-- Your objective --
Without omission or alteration, write out all of the data.

(Data records Opens)

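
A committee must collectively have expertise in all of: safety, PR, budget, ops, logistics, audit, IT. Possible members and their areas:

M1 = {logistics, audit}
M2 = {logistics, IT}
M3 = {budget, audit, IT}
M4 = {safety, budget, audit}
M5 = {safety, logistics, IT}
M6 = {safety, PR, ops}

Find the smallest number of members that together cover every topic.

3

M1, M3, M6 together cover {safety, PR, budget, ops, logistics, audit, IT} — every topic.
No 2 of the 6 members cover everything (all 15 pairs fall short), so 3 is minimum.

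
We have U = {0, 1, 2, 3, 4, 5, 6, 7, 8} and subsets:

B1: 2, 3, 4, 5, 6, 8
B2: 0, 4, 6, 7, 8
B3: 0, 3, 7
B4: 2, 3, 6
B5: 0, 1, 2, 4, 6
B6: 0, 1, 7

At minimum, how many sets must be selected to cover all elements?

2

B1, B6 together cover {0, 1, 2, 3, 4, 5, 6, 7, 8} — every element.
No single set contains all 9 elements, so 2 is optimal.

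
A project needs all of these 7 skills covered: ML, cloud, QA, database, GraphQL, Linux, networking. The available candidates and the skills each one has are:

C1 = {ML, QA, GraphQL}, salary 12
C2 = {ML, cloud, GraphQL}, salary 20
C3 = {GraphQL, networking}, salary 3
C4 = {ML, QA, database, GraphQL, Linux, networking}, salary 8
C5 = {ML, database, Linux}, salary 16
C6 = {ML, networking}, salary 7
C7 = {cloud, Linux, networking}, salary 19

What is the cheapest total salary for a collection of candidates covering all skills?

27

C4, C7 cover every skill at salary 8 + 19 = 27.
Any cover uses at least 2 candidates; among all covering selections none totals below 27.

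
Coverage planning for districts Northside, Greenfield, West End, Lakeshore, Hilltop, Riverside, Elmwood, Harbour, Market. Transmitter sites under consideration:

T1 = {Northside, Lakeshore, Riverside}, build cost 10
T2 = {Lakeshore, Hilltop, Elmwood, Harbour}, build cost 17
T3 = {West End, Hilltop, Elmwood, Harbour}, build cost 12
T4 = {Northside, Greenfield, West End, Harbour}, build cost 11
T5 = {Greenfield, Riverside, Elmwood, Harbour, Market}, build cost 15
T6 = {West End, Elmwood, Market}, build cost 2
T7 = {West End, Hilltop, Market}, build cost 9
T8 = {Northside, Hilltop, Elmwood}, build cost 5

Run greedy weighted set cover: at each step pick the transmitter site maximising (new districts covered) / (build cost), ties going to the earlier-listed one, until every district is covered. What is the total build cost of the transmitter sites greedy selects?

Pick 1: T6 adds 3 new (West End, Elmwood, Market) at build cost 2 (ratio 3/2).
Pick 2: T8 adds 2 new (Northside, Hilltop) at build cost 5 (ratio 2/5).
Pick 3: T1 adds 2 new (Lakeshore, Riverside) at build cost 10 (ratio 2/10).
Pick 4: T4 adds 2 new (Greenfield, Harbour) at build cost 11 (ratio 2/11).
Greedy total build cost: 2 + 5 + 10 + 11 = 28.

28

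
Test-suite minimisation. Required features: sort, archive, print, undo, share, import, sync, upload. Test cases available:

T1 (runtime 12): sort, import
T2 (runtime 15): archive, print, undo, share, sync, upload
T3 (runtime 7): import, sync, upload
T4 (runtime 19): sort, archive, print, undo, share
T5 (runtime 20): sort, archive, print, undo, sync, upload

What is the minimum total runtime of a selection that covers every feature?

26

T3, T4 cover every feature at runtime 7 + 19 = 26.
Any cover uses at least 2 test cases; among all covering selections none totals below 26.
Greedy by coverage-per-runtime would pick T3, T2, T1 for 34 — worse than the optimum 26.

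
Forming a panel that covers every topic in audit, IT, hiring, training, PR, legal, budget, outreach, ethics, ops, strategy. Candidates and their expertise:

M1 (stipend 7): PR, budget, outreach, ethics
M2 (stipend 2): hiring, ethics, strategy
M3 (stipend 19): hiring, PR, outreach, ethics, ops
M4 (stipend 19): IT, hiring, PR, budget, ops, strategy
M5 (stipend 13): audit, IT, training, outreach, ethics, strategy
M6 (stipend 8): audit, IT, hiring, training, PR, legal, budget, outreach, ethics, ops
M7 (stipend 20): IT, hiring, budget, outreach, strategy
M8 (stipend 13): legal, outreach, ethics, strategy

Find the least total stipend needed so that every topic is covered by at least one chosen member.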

(Data records Closes)

-- Output below --
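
A committee must collectively have expertise in all of: safety, PR, budget, ops, logistics, audit, IT. Possible members and their areas:

M1 = {logistics, audit}
M2 = {logistics, IT}
M3 = {budget, audit, IT}
M4 = {safety, budget, audit}
M5 = {safety, logistics, IT}
M6 = {safety, PR, ops}

Find the smallest number of members that together cover every topic.

3

M1, M3, M6 together cover {safety, PR, budget, ops, logistics, audit, IT} — every topic.
No 2 of the 6 members cover everything (all 15 pairs fall short), so 3 is minimum.

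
We have U = {0, 1, 2, 3, 4, 5, 6, 7, 8} and subsets:

B1: 2, 3, 4, 5, 6, 8
B2: 0, 4, 6, 7, 8
B3: 0, 3, 7
B4: 2, 3, 6
B5: 0, 1, 2, 4, 6
B6: 0, 1, 7

At minimum, how many sets must be selected to cover all elements?

2

B1, B6 together cover {0, 1, 2, 3, 4, 5, 6, 7, 8} — every element.
No single set contains all 9 elements, so 2 is optimal.

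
A project needs all of these 7 skills covered: ML, cloud, QA, database, GraphQL, Linux, networking. The available candidates and the skills each one has are:

C1 = {ML, QA, GraphQL}, salary 12
C2 = {ML, cloud, GraphQL}, salary 20
C3 = {GraphQL, networking}, salary 3
C4 = {ML, QA, database, GraphQL, Linux, networking}, salary 8
C5 = {ML, database, Linux}, salary 16
C6 = {ML, networking}, salary 7
C7 = {cloud, Linux, networking}, salary 19

What is the cheapest total salary for a collection of candidates covering all skills?

27

C4, C7 cover every skill at salary 8 + 19 = 27.
Any cover uses at least 2 candidates; among all covering selections none totals below 27.

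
Coverage planning for districts Northside, Greenfield, West End, Lakeshore, Hilltop, Riverside, Elmwood, Harbour, Market. Transmitter sites under consideration:

T1 = {Northside, Lakeshore, Riverside}, build cost 10
T2 = {Lakeshore, Hilltop, Elmwood, Harbour}, build cost 17
T3 = {West End, Hilltop, Elmwood, Harbour}, build cost 12
T4 = {Northside, Greenfield, West End, Harbour}, build cost 11
T5 = {Greenfield, Riverside, Elmwood, Harbour, Market}, build cost 15
T6 = {West End, Elmwood, Market}, build cost 2
T7 = {West End, Hilltop, Market}, build cost 9
T8 = {Northside, Hilltop, Elmwood}, build cost 5

Run greedy weighted set cover: at each step pick the transmitter site maximising (new districts covered) / (build cost), ties going to the earlier-listed one, until every district is covered. What is the total build cost of the transmitter sites greedy selects?

Pick 1: T6 adds 3 new (West End, Elmwood, Market) at build cost 2 (ratio 3/2).
Pick 2: T8 adds 2 new (Northside, Hilltop) at build cost 5 (ratio 2/5).
Pick 3: T1 adds 2 new (Lakeshore, Riverside) at build cost 10 (ratio 2/10).
Pick 4: T4 adds 2 new (Greenfield, Harbour) at build cost 11 (ratio 2/11).
Greedy total build cost: 2 + 5 + 10 + 11 = 28.

28

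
Test-suite minimisation. Required features: sort, archive, print, undo, share, import, sync, upload. Test cases available:

T1 (runtime 12): sort, import
T2 (runtime 15): archive, print, undo, share, sync, upload
T3 (runtime 7): import, sync, upload
T4 (runtime 19): sort, archive, print, undo, share
T5 (runtime 20): sort, archive, print, undo, sync, upload

What is the minimum total runtime of a selection that covers every feature?

26

T3, T4 cover every feature at runtime 7 + 19 = 26.
Any cover uses at least 2 test cases; among all covering selections none totals below 26.
Greedy by coverage-per-runtime would pick T3, T2, T1 for 34 — worse than the optimum 26.

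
Forming a panel that covers every topic in audit, IT, hiring, training, PR, legal, budget, outreach, ethics, ops, strategy. Candidates and their expertise:

M1 (stipend 7): PR, budget, outreach, ethics
M2 (stipend 2): hiring, ethics, strategy
M3 (stipend 19): hiring, PR, outreach, ethics, ops
M4 (stipend 19): IT, hiring, PR, budget, ops, strategy
M5 (stipend 13): audit, IT, training, outreach, ethics, strategy
M6 (stipend 8): audit, IT, hiring, training, PR, legal, budget, outreach, ethics, ops
M7 (stipend 20): IT, hiring, budget, outreach, strategy
M8 (stipend 13): legal, outreach, ethics, strategy

Find the least total stipend needed so that every topic is covered by at least one chosen member.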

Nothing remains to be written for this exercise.